INPUT =
BEGIN
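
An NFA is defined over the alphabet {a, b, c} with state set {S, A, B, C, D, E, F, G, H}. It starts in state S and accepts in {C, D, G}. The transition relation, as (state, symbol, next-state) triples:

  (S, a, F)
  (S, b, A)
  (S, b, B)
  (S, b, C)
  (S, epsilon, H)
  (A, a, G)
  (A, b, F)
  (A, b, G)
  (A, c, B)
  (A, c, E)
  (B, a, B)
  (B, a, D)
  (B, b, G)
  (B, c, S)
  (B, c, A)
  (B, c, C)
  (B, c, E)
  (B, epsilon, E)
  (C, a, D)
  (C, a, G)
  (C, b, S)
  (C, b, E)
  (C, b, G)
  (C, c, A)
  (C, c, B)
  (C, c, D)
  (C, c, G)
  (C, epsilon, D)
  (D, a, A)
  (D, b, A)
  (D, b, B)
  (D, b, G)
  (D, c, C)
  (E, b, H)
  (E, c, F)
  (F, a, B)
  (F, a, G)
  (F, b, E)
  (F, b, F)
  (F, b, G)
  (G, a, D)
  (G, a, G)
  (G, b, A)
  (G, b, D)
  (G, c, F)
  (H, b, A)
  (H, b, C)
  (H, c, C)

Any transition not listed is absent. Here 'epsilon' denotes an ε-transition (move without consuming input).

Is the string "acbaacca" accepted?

No

Start: ε-closure({S}) = {S, H}.
Read 'a': S→{F}, H→∅; now {F}.
Read 'c': F→∅; now ∅.
The set is empty and remains empty for the remaining 6 symbols.
The final set ∅ contains no accepting state.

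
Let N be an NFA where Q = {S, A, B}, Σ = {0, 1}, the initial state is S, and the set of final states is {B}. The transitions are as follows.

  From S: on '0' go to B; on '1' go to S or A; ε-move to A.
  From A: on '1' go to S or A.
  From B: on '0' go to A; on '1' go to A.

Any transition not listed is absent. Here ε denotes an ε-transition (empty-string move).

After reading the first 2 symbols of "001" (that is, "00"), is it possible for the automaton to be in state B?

No

Start: ε-closure({S}) = {S, A}.
Read '0': S→{B}, A→∅; now {B}.
Read '0': B→{A}; now {A}.
State B is not in {A}.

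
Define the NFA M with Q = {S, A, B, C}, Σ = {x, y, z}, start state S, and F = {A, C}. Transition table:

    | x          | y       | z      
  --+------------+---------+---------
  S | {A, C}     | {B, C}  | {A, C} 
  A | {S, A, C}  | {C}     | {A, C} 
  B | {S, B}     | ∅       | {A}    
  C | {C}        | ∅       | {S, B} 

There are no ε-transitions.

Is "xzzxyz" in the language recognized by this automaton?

Start in {S}.
Read 'x': {S} → {A, C}.
Read 'z': {A, C} → {S, A, B, C}.
Read 'z': {S, A, B, C} → {S, A, B, C}.
Read 'x': {S, A, B, C} → {S, A, B, C}.
Read 'y': {S, A, B, C} → {B, C}.
Read 'z': {B, C} → {S, A, B}.
The final set {S, A, B} contains the accepting state A.

Yes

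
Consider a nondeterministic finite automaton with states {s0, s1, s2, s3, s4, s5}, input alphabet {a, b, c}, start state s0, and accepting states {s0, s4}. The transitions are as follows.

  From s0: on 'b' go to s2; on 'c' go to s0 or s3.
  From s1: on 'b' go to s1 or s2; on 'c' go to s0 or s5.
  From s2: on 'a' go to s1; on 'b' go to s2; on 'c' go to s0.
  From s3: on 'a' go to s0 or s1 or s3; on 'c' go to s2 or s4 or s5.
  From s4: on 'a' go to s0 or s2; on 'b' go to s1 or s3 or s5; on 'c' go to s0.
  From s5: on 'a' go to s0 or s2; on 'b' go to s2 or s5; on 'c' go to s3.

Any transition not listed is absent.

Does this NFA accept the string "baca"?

Yes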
END
PROMPT = Every line from the line containing "Is the string" through the line containing "There are no ε-transitions." in the records above must be retyped exactly. Leave out the rest.

WORKED SOLUTION =
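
Is the string "acbaacca" accepted?

No

Start: ε-closure({S}) = {S, H}.
Read 'a': S→{F}, H→∅; now {F}.
Read 'c': F→∅; now ∅.
The set is empty and remains empty for the remaining 6 symbols.
The final set ∅ contains no accepting state.

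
Let N be an NFA where Q = {S, A, B}, Σ = {0, 1}, the initial state is S, and the set of final states is {B}. The transitions are as follows.

  From S: on '0' go to B; on '1' go to S or A; ε-move to A.
  From A: on '1' go to S or A.
  From B: on '0' go to A; on '1' go to A.

Any transition not listed is absent. Here ε denotes an ε-transition (empty-string move).

After reading the first 2 symbols of "001" (that is, "00"), is it possible for the automaton to be in state B?

No

Start: ε-closure({S}) = {S, A}.
Read '0': S→{B}, A→∅; now {B}.
Read '0': B→{A}; now {A}.
State B is not in {A}.

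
Define the NFA M with Q = {S, A, B, C}, Σ = {x, y, z}, start state S, and F = {A, C}. Transition table:

    | x          | y       | z      
  --+------------+---------+---------
  S | {A, C}     | {B, C}  | {A, C} 
  A | {S, A, C}  | {C}     | {A, C} 
  B | {S, B}     | ∅       | {A}    
  C | {C}        | ∅       | {S, B} 

There are no ε-transitions.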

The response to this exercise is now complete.